_TASK MATERIAL_:
|---|

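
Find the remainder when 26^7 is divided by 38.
26

Use repeated squaring. Binary(7) = 111. Walk through the bits of the exponent 7 left-to-right: at each bit after the leading one, square the running value, then multiply by 26 if the bit is 1 (always reducing mod 38):
  bit 1 = 1 (leading): start with 26.
  bit 2 = 1: square 26^2 = 676 ≡ 30; bit is 1, so multiply 30·26 = 780 ≡ 20 (mod 38).
  bit 3 = 1: square 20^2 = 400 ≡ 20; bit is 1, so multiply 20·26 = 520 ≡ 26 (mod 38).
Final value: 26^7 ≡ 26 (mod 38).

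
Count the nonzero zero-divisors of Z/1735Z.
In Z/1735Z each nonzero element is either a unit (gcd with 1735 is 1) or a zero-divisor (gcd > 1). The number of units is φ(1735): factorise 1735 = 5 · 347, so φ(1735) = (5 − 1) · (347 − 1) = 4 · 346 = 1384. The nonzero elements number 1735 − 1 = 1734. Hence the nonzero zero-divisors number 1734 − 1384 = 350.

Final answer: Z/1735Z has 350 nonzero zero-divisors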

|---|

_TASK TO CARRY OUT_: Your answer should hold every line of the entries that contains the string "leading".

_EXERCISE SOLUTION_:
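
Use repeated squaring. Binary(7) = 111. Walk through the bits of the exponent 7 left-to-right: at each bit after the leading one, square the running value, then multiply by 26 if the bit is 1 (always reducing mod 38):
  bit 1 = 1 (leading): start with 26.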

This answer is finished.